▶ **EXTRACTED INFORMATION**:
Segment Open

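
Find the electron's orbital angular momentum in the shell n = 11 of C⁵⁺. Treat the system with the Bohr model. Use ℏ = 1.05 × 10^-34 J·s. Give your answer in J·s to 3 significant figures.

1.16 × 10^-33 J·s

L_n = nℏ = 11 × 1.05 × 10^-34 = 1.16 × 10^-33 J·s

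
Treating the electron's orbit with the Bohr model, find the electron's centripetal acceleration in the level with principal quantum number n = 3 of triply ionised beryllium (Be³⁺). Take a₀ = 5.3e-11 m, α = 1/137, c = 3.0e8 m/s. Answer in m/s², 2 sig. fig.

r = n²a₀/Z = 1.2e-10 m, v = Zαc/n = 2.9e6 m/s
a = v²/r = (2.9e6)² / 1.2e-10 = 7.1e22 m/s²

7.1e22 m/s²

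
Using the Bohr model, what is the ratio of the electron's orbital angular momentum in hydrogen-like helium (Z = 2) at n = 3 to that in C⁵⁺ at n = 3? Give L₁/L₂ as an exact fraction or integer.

1

L = nℏ is independent of Z.
L₁/L₂ = n₁/n₂ = 3/3 = 1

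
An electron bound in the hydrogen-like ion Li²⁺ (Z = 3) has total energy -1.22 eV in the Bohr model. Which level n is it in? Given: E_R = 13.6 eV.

10

E_n = −E_R Z²/n² ⇒ n² = E_R Z²/(−E_n) = 13.6 × 3² / 1.22 ≈ 100.33
n = 10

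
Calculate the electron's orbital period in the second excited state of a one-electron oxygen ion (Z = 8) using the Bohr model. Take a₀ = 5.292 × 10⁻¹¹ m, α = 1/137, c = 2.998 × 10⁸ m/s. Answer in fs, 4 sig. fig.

0.06410 fs

r = n²a₀/Z = 3²·5.292 × 10⁻¹¹/8 = 5.954 × 10⁻¹¹ m
v = Zαc/n = 8·0.007299·2.998 × 10⁸/3 = 5.836 × 10⁶ m/s
T = 2πr/v = 6.410 × 10⁻¹⁷ s = 0.06410 fs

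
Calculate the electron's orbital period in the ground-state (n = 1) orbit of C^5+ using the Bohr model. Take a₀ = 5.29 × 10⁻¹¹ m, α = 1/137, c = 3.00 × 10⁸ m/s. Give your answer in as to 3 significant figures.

4.22 as

r = n²a₀/Z = 1²·5.29 × 10⁻¹¹/6 = 8.82 × 10⁻¹² m
v = Zαc/n = 6·0.00730·3.00 × 10⁸/1 = 1.31 × 10⁷ m/s
T = 2πr/v = 4.22 × 10⁻¹⁸ s = 4.22 as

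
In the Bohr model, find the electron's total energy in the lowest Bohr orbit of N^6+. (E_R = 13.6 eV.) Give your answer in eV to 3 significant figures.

-666 eV

E_n = −E_R·Z²/n² = −13.6 × 7²/1² = -666 eV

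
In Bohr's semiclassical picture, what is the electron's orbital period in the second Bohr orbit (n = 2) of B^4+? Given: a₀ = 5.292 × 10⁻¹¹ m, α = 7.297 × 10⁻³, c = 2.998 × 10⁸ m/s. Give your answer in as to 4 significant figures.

r = n²a₀/Z = 2²·5.292 × 10⁻¹¹/5 = 4.234 × 10⁻¹¹ m
v = Zαc/n = 5·0.007297·2.998 × 10⁸/2 = 5.469 × 10⁶ m/s
T = 2πr/v = 4.864 × 10⁻¹⁷ s = 48.64 as

48.64 as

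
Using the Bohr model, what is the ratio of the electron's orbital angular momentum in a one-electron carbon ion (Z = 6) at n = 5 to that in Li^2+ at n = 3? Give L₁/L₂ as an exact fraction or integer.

5/3

L = nℏ is independent of Z.
L₁/L₂ = n₁/n₂ = 5/3 = 5/3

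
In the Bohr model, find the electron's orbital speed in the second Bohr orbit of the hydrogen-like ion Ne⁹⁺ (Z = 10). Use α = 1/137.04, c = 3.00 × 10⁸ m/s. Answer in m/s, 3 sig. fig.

v_n = Zαc/n = 10 × 0.00730 × 3.00 × 10⁸ / 2
    = 1.09 × 10⁷ m/s

1.09 × 10⁷ m/s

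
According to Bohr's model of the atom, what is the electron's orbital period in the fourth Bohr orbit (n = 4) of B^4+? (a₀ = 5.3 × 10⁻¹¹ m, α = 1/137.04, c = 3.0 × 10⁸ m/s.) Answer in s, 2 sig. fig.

3.9 × 10⁻¹⁶ s

r = n²a₀/Z = 4²·5.3 × 10⁻¹¹/5 = 1.7 × 10⁻¹⁰ m
v = Zαc/n = 5·0.0073·3.0 × 10⁸/4 = 2.7 × 10⁶ m/s
T = 2πr/v = 3.9 × 10⁻¹⁶ s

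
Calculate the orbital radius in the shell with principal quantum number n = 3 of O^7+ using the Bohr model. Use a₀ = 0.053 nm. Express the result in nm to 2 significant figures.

0.060 nm

r_n = n²a₀/Z = 3² × 0.053 / 8
    = 9 × 0.053 / 8 = 0.060 nm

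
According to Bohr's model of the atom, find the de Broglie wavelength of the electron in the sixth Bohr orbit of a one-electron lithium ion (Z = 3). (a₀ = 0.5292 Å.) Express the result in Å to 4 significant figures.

The Bohr quantisation condition is nλ = 2πr_n.
r_n = n²a₀/Z = 6.350 Å
λ = 2πr_n/n = 2π·6.350/6 = 6.650 Å

6.650 Å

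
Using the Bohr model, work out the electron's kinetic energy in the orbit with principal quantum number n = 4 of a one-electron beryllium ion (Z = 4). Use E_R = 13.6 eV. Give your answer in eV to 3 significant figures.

For a Coulomb orbit the virial theorem gives K = −E_n.
E_n = −E_R·Z²/n², so K = E_R·Z²/n² = 13.6 × 4²/4² = 13.6 eV

13.6 eV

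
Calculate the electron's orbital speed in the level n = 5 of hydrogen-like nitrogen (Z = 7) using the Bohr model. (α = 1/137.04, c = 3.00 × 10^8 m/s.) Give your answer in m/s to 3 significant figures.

v_n = Zαc/n = 7 × 0.00730 × 3.00 × 10^8 / 5
    = 3.06 × 10^6 m/s

3.06 × 10^6 m/s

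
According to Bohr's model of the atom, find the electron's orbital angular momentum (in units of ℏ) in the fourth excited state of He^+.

L_n = nℏ, so L/ℏ = n = 5.

5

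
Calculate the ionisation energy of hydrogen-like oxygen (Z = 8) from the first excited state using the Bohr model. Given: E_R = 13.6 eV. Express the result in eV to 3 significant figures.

218 eV

E_n = −E_R·Z²/n² = −13.6 × 8²/2² eV = -218 eV
Ionisation energy = −E_n = 218 eV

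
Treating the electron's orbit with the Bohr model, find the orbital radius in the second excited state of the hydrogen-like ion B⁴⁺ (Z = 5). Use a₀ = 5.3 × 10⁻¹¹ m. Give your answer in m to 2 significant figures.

9.5 × 10⁻¹¹ m

r_n = n²a₀/Z = 3² × 5.3 × 10⁻¹¹ / 5
    = 9 × 5.3 × 10⁻¹¹ / 5 = 9.5 × 10⁻¹¹ m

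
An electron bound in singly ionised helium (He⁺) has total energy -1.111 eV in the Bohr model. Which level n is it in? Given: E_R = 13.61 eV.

7

E_n = −E_R Z²/n² ⇒ n² = E_R Z²/(−E_n) = 13.61 × 2² / 1.111 ≈ 49.00
n = 7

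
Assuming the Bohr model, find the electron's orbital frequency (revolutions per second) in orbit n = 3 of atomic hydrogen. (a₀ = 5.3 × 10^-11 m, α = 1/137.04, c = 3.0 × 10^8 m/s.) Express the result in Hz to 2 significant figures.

2.4 × 10^14 Hz

r = n²a₀/Z = 4.8 × 10^-10 m, v = Zαc/n = 7.3 × 10^5 m/s
f = v/(2πr) = 2.4 × 10^14 Hz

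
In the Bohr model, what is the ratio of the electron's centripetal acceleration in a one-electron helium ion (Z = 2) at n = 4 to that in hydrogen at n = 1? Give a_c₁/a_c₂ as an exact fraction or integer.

1/32

a_c ∝ Z^3 · n^-4
a_c₁/a_c₂ = (2/1)^3 · (4/1)^-4 = 1/32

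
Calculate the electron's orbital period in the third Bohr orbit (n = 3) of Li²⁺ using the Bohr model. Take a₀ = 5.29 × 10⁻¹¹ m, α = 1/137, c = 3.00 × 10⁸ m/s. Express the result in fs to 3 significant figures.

0.455 fs

r = n²a₀/Z = 3²·5.29 × 10⁻¹¹/3 = 1.59 × 10⁻¹⁰ m
v = Zαc/n = 3·0.00730·3.00 × 10⁸/3 = 2.19 × 10⁶ m/s
T = 2πr/v = 4.55 × 10⁻¹⁶ s = 0.455 fs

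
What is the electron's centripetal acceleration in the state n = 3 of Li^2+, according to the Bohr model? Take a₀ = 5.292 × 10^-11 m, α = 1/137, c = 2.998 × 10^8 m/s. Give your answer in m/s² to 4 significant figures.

r = n²a₀/Z = 1.588 × 10^-10 m, v = Zαc/n = 2.188 × 10^6 m/s
a = v²/r = (2.188 × 10^6)² / 1.588 × 10^-10 = 3.016 × 10^22 m/s²

3.016 × 10^22 m/s²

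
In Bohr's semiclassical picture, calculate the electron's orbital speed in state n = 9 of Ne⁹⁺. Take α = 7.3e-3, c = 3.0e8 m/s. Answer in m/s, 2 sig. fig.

v_n = Zαc/n = 10 × 0.0073 × 3.0e8 / 9
    = 2.4e6 m/s

2.4e6 m/s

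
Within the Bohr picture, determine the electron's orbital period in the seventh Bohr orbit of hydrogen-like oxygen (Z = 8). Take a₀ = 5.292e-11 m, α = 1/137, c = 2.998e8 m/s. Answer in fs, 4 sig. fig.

r = n²a₀/Z = 7²·5.292e-11/8 = 3.241e-10 m
v = Zαc/n = 8·0.007299·2.998e8/7 = 2.501e6 m/s
T = 2πr/v = 8.143e-16 s = 0.8143 fs

0.8143 fs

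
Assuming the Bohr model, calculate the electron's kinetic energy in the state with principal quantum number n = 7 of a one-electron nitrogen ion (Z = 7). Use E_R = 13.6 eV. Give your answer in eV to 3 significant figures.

For a Coulomb orbit the virial theorem gives K = −E_n.
E_n = −E_R·Z²/n², so K = E_R·Z²/n² = 13.6 × 7²/7² = 13.6 eV

13.6 eV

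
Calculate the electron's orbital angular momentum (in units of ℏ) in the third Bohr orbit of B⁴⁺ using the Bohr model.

L_n = nℏ, so L/ℏ = n = 3.

3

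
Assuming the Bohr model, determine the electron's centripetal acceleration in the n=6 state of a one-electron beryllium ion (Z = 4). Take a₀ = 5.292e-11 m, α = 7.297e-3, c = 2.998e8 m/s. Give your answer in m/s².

4.466e21 m/s²

r = n²a₀/Z = 4.763e-10 m, v = Zαc/n = 1.458e6 m/s
a = v²/r = (1.458e6)² / 4.763e-10 = 4.466e21 m/s²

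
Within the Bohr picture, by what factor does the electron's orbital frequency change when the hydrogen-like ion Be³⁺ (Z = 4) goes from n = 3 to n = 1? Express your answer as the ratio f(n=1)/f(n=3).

27

f ∝ Z^2 · n^-3; with Z fixed, f ∝ n^-3.
f(n=1)/f(n=3) = (1/3)^-3 = 27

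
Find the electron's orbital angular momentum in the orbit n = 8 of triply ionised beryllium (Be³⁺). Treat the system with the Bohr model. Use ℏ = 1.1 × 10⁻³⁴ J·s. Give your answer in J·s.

8.8 × 10⁻³⁴ J·s

L_n = nℏ = 8 × 1.1 × 10⁻³⁴ = 8.8 × 10⁻³⁴ J·s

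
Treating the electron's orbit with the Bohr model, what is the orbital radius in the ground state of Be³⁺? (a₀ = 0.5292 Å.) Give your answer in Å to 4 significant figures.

0.1323 Å

r_n = n²a₀/Z = 1² × 0.5292 / 4
    = 1 × 0.5292 / 4 = 0.1323 Å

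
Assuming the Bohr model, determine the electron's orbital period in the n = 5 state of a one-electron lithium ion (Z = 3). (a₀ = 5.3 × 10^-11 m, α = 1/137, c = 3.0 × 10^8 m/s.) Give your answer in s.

2.1 × 10^-15 s

r = n²a₀/Z = 5²·5.3 × 10^-11/3 = 4.4 × 10^-10 m
v = Zαc/n = 3·0.0073·3.0 × 10^8/5 = 1.3 × 10^6 m/s
T = 2πr/v = 2.1 × 10^-15 s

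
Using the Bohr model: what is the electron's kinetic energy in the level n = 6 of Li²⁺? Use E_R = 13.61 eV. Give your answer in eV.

For a Coulomb orbit the virial theorem gives K = −E_n.
E_n = −E_R·Z²/n², so K = E_R·Z²/n² = 13.61 × 3²/6² = 3.402 eV

3.402 eV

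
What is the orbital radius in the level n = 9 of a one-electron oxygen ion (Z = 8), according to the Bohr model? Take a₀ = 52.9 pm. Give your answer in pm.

536 pm

r_n = n²a₀/Z = 9² × 52.9 / 8
    = 81 × 52.9 / 8 = 536 pm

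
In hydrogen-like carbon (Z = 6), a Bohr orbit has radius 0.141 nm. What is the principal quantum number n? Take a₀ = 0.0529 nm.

4

r_n = n²a₀/Z ⇒ n² = rZ/a₀ = 0.141 × 6 / 0.0529 ≈ 15.99
n = 4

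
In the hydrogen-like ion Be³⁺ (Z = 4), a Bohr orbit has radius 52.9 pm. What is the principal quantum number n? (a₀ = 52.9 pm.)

r_n = n²a₀/Z ⇒ n² = rZ/a₀ = 52.9 × 4 / 52.9 ≈ 4.00
n = 2

2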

Segment Closed

▶ **TASK**:
Starting at the line that contains "In the hydrogen-like ion Be³⁺", output each remaining line of the listing, the last line included, exactly as it appears.

▶ **SOLUTION BELOW**:
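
In the hydrogen-like ion Be³⁺ (Z = 4), a Bohr orbit has radius 52.9 pm. What is the principal quantum number n? (a₀ = 52.9 pm.)

r_n = n²a₀/Z ⇒ n² = rZ/a₀ = 52.9 × 4 / 52.9 ≈ 4.00
n = 2

2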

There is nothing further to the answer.